• _Work to complete_: Read the records beneath this task and copy every line that contains the string "call".

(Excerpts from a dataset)
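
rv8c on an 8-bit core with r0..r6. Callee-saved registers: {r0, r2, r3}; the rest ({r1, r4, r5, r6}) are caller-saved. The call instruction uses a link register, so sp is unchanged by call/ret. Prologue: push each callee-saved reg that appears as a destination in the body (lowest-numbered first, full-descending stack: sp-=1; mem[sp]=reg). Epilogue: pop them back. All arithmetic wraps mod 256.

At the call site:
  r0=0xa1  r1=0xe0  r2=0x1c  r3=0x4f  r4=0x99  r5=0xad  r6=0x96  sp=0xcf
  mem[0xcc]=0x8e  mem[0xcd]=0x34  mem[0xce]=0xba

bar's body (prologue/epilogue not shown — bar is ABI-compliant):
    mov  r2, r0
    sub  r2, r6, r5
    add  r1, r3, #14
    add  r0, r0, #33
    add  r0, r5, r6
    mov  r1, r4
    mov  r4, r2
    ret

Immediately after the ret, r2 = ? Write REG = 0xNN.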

• _Answer to the problem_:
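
rv8c on an 8-bit core with r0..r6. Callee-saved registers: {r0, r2, r3}; the rest ({r1, r4, r5, r6}) are caller-saved. The call instruction uses a link register, so sp is unchanged by call/ret. Prologue: push each callee-saved reg that appears as a destination in the body (lowest-numbered first, full-descending stack: sp-=1; mem[sp]=reg). Epilogue: pop them back. All arithmetic wraps mod 256.
At the call site: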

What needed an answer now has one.